Find all lines in the listing that include the word "firms", then copy them.

[Opening Supplied records section]

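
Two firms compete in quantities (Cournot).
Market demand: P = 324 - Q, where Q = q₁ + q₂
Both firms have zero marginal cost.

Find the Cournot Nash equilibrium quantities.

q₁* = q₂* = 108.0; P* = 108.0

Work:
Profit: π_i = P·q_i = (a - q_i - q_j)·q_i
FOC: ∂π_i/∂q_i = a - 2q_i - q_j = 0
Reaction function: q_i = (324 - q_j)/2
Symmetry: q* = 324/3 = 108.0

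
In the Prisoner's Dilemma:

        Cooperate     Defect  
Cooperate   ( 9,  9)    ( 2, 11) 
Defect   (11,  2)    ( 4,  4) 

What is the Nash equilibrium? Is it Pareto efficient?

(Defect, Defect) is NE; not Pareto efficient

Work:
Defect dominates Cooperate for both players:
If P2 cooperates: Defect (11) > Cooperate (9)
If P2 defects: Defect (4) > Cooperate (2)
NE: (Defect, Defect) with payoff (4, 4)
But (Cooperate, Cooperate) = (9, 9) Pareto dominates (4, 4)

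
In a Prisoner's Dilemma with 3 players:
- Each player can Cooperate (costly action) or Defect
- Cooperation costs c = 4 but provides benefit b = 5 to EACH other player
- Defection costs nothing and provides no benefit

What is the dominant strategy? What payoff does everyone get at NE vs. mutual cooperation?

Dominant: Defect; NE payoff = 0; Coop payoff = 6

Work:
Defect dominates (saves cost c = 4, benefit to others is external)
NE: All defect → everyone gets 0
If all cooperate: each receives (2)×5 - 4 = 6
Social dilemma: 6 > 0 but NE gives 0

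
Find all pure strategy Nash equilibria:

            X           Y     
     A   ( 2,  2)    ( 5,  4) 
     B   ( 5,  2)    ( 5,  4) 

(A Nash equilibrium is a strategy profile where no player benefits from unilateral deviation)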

[Closing Supplied records section]
[Opening Supplied records section]

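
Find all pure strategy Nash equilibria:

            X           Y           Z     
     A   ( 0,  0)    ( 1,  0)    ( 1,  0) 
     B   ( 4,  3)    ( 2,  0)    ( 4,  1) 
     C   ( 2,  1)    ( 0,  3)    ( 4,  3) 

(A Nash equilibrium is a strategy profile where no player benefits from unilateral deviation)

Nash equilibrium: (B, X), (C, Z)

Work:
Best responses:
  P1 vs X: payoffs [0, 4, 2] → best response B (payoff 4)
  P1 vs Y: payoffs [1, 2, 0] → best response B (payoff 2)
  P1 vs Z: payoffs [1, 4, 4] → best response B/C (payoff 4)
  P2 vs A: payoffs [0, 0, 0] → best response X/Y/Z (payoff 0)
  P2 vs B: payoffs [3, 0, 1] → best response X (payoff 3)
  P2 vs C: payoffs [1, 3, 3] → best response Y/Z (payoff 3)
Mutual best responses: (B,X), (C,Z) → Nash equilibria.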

[Closing Supplied records section]
[Opening Supplied records section]

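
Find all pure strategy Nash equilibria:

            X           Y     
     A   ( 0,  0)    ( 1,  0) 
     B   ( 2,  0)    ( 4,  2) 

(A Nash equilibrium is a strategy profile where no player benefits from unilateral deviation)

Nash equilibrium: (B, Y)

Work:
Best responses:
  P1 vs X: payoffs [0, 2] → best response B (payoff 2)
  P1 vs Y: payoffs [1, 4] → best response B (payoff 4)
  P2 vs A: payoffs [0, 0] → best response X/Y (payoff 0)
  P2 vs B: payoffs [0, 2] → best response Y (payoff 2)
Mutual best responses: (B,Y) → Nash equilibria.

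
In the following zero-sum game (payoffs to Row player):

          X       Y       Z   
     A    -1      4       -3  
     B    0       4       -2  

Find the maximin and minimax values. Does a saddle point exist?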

[Closing Supplied records section]

> Task response:
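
Two firms compete in quantities (Cournot).
Both firms have zero marginal cost.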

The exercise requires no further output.